Write out exactly the lines below that run from the line containing "Give your answer as" through the last line of the records.

*** WORKING DATA Section Begins ***

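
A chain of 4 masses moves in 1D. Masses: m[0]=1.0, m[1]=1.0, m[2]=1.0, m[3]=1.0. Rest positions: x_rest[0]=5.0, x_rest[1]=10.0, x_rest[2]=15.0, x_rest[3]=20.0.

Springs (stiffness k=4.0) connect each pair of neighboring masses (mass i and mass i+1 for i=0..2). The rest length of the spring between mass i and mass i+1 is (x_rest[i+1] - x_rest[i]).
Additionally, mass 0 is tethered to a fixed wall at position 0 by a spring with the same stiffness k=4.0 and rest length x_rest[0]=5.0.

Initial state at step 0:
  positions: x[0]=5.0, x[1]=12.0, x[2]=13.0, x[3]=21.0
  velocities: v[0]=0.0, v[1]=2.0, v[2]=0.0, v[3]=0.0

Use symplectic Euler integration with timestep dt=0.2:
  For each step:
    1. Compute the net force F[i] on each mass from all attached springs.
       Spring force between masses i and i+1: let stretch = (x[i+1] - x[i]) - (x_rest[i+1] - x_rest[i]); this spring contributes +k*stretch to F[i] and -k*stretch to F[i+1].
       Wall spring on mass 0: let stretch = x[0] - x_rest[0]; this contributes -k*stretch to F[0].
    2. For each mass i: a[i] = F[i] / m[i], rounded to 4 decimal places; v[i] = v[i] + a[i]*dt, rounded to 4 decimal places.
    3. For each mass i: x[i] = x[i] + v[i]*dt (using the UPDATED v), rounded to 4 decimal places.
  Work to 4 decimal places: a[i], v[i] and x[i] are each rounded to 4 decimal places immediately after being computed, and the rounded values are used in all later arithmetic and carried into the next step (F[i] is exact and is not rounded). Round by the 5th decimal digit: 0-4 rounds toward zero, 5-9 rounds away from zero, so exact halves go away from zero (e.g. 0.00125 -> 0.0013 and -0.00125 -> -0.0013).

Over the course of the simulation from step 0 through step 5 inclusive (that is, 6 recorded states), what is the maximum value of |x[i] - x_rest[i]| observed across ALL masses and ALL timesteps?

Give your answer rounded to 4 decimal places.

Step 0: x=[5.0000 12.0000 13.0000 21.0000] v=[0.0000 2.0000 0.0000 0.0000]
Step 1: x=[5.3200 11.4400 14.1200 20.5200] v=[1.6000 -2.8000 5.6000 -2.4000]
Step 2: x=[5.7680 10.3296 15.8352 19.8160] v=[2.2400 -5.5520 8.5760 -3.5200]
Step 3: x=[6.0230 9.3702 17.3064 19.2751] v=[1.2749 -4.7968 7.3562 -2.7046]
Step 4: x=[5.8499 9.1451 17.8228 19.2192] v=[-0.8657 -1.1256 2.5822 -0.2796]
Step 5: x=[5.2680 9.7812 17.1742 19.7399] v=[-2.9095 3.1804 -3.2428 2.6033]
Max displacement = 2.8228

Answer: 2.8228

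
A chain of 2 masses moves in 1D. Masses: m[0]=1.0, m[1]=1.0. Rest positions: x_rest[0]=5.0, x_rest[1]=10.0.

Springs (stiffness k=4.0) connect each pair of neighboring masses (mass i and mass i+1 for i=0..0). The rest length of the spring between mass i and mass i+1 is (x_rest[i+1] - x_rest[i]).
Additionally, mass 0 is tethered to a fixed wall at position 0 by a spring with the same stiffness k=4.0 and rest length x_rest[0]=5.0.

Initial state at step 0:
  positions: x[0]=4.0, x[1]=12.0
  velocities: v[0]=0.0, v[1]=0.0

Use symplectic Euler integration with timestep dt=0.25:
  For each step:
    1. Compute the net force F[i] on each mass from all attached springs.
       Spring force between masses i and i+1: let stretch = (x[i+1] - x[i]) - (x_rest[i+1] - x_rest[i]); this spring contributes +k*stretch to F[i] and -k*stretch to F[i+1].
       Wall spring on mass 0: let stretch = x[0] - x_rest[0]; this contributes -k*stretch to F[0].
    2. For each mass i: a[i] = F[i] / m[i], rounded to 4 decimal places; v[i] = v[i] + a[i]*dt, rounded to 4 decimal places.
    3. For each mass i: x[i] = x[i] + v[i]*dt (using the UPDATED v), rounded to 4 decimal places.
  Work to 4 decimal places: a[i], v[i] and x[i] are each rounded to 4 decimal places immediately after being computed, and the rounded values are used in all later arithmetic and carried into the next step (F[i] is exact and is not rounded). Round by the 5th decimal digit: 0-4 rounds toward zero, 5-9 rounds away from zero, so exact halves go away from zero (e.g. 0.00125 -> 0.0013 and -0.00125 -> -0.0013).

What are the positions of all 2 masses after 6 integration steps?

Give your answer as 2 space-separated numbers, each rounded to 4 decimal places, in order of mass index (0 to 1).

Answer: 3.5887 10.2691

Derivation:
Step 0: x=[4.0000 12.0000] v=[0.0000 0.0000]
Step 1: x=[5.0000 11.2500] v=[4.0000 -3.0000]
Step 2: x=[6.3125 10.1875] v=[5.2500 -4.2500]
Step 3: x=[7.0156 9.4063] v=[2.8125 -3.1250]
Step 4: x=[6.5625 9.2774] v=[-1.8124 -0.5157]
Step 5: x=[5.1475 9.7198] v=[-5.6600 1.7694]
Step 6: x=[3.5887 10.2691] v=[-6.2352 2.1971]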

*** WORKING DATA Section Ends ***

▶ _RESPONSE AREA_
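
Give your answer as 2 space-separated numbers, each rounded to 4 decimal places, in order of mass index (0 to 1).

Answer: 3.5887 10.2691

Derivation:
Step 0: x=[4.0000 12.0000] v=[0.0000 0.0000]
Step 1: x=[5.0000 11.2500] v=[4.0000 -3.0000]
Step 2: x=[6.3125 10.1875] v=[5.2500 -4.2500]
Step 3: x=[7.0156 9.4063] v=[2.8125 -3.1250]
Step 4: x=[6.5625 9.2774] v=[-1.8124 -0.5157]
Step 5: x=[5.1475 9.7198] v=[-5.6600 1.7694]
Step 6: x=[3.5887 10.2691] v=[-6.2352 2.1971]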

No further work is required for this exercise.